Data shown section start

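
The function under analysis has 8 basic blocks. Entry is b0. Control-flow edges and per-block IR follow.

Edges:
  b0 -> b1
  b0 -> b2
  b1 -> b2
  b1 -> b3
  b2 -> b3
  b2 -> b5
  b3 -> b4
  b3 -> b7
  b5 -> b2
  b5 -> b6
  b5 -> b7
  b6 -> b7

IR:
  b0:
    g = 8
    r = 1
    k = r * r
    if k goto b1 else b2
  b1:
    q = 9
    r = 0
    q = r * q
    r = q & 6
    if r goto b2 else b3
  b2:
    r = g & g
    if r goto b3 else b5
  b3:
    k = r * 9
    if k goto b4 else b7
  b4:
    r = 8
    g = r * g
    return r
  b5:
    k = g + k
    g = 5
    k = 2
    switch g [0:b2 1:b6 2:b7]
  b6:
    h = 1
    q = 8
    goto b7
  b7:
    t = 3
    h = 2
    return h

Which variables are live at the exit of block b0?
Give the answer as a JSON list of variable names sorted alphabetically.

Answer: ["g", "k"]

Working:
Per-block:
  b0: def={g,k,r} ue=∅
  b1: def={q,r} ue=∅
  b2: def={r} ue={g}
  b3: def={k} ue={r}
  b4: def={g,r} ue={g}
  b5: def={g,k} ue={g,k}
  b6: def={h,q} ue=∅
  b7: def={h,t} ue=∅

Liveness:
  b0: in=∅ out={g,k}
  b1: in={g,k} out={g,k,r}
  b2: in={g,k} out={g,k,r}
  b3: in={g,r} out={g}
  b4: in={g} out=∅
  b5: in={g,k} out={g,k}
  b6: in=∅ out=∅
  b7: in=∅ out=∅

live-out(b0) = ["g", "k"]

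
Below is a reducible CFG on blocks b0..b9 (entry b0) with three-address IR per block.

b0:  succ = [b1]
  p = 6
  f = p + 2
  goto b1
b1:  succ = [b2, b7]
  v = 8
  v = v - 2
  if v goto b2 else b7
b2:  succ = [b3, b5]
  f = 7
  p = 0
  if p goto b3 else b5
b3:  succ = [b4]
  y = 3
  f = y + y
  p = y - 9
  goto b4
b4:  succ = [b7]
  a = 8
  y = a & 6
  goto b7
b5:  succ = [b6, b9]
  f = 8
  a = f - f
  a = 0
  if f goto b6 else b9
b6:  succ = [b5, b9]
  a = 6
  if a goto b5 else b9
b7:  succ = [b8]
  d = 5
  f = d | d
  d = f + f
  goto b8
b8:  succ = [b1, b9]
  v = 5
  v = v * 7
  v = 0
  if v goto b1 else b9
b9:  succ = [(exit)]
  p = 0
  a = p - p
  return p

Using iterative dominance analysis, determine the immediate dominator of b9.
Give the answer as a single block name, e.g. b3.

idom tree: b1←b0 b2←b1 b3←b2 b4←b3 b5←b2 b6←b5 b7←b1 b8←b7 b9←b1
Join-block Dom:
  b1: preds {b0,b8}: {b0} ∩ {b0,b1,b7,b8} = {b0}; idom=b0
  b5: preds {b2,b6}: {b0,b1,b2} ∩ {b0,b1,b2,b5,b6} = {b0,b1,b2}; idom=b2
  b7: preds {b1,b4}: {b0,b1} ∩ {b0,b1,b2,b3,b4} = {b0,b1}; idom=b1
  b9: preds {b5,b6,b8}: {b0,b1,b2,b5} ∩ {b0,b1,b2,b5,b6} ∩ {b0,b1,b7,b8} = {b0,b1}; idom=b1

idom(b9) = b1

Answer: b1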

Data shown section end

Task instructions:
Print the records above again, every one, exactly as written.

Result:
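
The function under analysis has 8 basic blocks. Entry is b0. Control-flow edges and per-block IR follow.

Edges:
  b0 -> b1
  b0 -> b2
  b1 -> b2
  b1 -> b3
  b2 -> b3
  b2 -> b5
  b3 -> b4
  b3 -> b7
  b5 -> b2
  b5 -> b6
  b5 -> b7
  b6 -> b7

IR:
  b0:
    g = 8
    r = 1
    k = r * r
    if k goto b1 else b2
  b1:
    q = 9
    r = 0
    q = r * q
    r = q & 6
    if r goto b2 else b3
  b2:
    r = g & g
    if r goto b3 else b5
  b3:
    k = r * 9
    if k goto b4 else b7
  b4:
    r = 8
    g = r * g
    return r
  b5:
    k = g + k
    g = 5
    k = 2
    switch g [0:b2 1:b6 2:b7]
  b6:
    h = 1
    q = 8
    goto b7
  b7:
    t = 3
    h = 2
    return h

Which variables are live at the exit of block b0?
Give the answer as a JSON list of variable names sorted alphabetically.

Answer: ["g", "k"]

Working:
Per-block:
  b0: def={g,k,r} ue=∅
  b1: def={q,r} ue=∅
  b2: def={r} ue={g}
  b3: def={k} ue={r}
  b4: def={g,r} ue={g}
  b5: def={g,k} ue={g,k}
  b6: def={h,q} ue=∅
  b7: def={h,t} ue=∅

Liveness:
  b0: in=∅ out={g,k}
  b1: in={g,k} out={g,k,r}
  b2: in={g,k} out={g,k,r}
  b3: in={g,r} out={g}
  b4: in={g} out=∅
  b5: in={g,k} out={g,k}
  b6: in=∅ out=∅
  b7: in=∅ out=∅

live-out(b0) = ["g", "k"]

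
Below is a reducible CFG on blocks b0..b9 (entry b0) with three-address IR per block.

b0:  succ = [b1]
  p = 6
  f = p + 2
  goto b1
b1:  succ = [b2, b7]
  v = 8
  v = v - 2
  if v goto b2 else b7
b2:  succ = [b3, b5]
  f = 7
  p = 0
  if p goto b3 else b5
b3:  succ = [b4]
  y = 3
  f = y + y
  p = y - 9
  goto b4
b4:  succ = [b7]
  a = 8
  y = a & 6
  goto b7
b5:  succ = [b6, b9]
  f = 8
  a = f - f
  a = 0
  if f goto b6 else b9
b6:  succ = [b5, b9]
  a = 6
  if a goto b5 else b9
b7:  succ = [b8]
  d = 5
  f = d | d
  d = f + f
  goto b8
b8:  succ = [b1, b9]
  v = 5
  v = v * 7
  v = 0
  if v goto b1 else b9
b9:  succ = [(exit)]
  p = 0
  a = p - p
  return p

Using iterative dominance analysis, determine the immediate dominator of b9.
Give the answer as a single block name, e.g. b3.

idom tree: b1←b0 b2←b1 b3←b2 b4←b3 b5←b2 b6←b5 b7←b1 b8←b7 b9←b1
Join-block Dom:
  b1: preds {b0,b8}: {b0} ∩ {b0,b1,b7,b8} = {b0}; idom=b0
  b5: preds {b2,b6}: {b0,b1,b2} ∩ {b0,b1,b2,b5,b6} = {b0,b1,b2}; idom=b2
  b7: preds {b1,b4}: {b0,b1} ∩ {b0,b1,b2,b3,b4} = {b0,b1}; idom=b1
  b9: preds {b5,b6,b8}: {b0,b1,b2,b5} ∩ {b0,b1,b2,b5,b6} ∩ {b0,b1,b7,b8} = {b0,b1}; idom=b1

idom(b9) = b1

Answer: b1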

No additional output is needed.